• Task brief
Send back the listing, word for word.

• Provided information
══════════
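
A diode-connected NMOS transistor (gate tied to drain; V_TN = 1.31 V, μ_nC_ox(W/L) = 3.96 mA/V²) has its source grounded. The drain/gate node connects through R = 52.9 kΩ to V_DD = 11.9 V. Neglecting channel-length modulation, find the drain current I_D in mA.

With gate tied to drain, V_GS = V_DS ≥ V_GS − V_TN, so the device is in saturation.
KCL at the drain: ½ k_n (V_GS − V_TN)² = (V_DD − V_GS)/R.
Let x = V_GS − 1.31. Then 105 x² + x − 10.59 = 0, giving x = 0.313 V (positive root), so V_GS = 1.62 V.
I_D = (V_DD − V_GS)/R = (11.9 − 1.62) / 52.9 = 0.194 mA.

I_D = 0.194 mA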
══════════
• Answer section
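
A diode-connected NMOS transistor (gate tied to drain; V_TN = 1.31 V, μ_nC_ox(W/L) = 3.96 mA/V²) has its source grounded. The drain/gate node connects through R = 52.9 kΩ to V_DD = 11.9 V. Neglecting channel-length modulation, find the drain current I_D in mA.

With gate tied to drain, V_GS = V_DS ≥ V_GS − V_TN, so the device is in saturation.
KCL at the drain: ½ k_n (V_GS − V_TN)² = (V_DD − V_GS)/R.
Let x = V_GS − 1.31. Then 105 x² + x − 10.59 = 0, giving x = 0.313 V (positive root), so V_GS = 1.62 V.
I_D = (V_DD − V_GS)/R = (11.9 − 1.62) / 52.9 = 0.194 mA.

I_D = 0.194 mA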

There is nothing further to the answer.